───── Source data ─────

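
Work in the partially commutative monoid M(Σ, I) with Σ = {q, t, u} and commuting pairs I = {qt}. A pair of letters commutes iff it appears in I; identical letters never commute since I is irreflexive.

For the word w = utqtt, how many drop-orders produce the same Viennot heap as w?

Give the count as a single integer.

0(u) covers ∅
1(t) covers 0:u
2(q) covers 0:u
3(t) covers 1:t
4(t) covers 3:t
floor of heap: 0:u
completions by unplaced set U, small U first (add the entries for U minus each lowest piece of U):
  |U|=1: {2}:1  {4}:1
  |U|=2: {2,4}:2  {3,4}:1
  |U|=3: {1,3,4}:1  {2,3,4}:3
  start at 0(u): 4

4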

─────
───── Source data ─────

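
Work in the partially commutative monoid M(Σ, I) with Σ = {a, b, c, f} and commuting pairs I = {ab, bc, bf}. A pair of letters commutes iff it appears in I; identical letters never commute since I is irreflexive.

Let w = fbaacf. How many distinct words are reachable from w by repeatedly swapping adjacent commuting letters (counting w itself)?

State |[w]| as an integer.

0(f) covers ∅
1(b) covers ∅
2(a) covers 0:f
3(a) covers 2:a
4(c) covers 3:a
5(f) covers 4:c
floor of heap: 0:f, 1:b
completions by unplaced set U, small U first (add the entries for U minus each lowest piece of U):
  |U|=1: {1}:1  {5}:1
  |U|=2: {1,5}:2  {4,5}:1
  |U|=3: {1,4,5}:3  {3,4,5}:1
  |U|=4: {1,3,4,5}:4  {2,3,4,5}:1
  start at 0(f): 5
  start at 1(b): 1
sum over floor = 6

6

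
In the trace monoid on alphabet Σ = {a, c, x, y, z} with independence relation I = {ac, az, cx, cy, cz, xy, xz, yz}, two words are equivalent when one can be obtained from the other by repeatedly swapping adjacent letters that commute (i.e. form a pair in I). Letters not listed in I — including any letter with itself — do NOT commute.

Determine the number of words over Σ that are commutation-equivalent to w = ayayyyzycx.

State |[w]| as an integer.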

─────

§ **Prompt**
From the records above, pull out every line containing the word "many".

§ **Finished exercise**
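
For the word w = utqtt, how many drop-orders produce the same Viennot heap as w?
Let w = fbaacf. How many distinct words are reachable from w by repeatedly swapping adjacent commuting letters (counting w itself)?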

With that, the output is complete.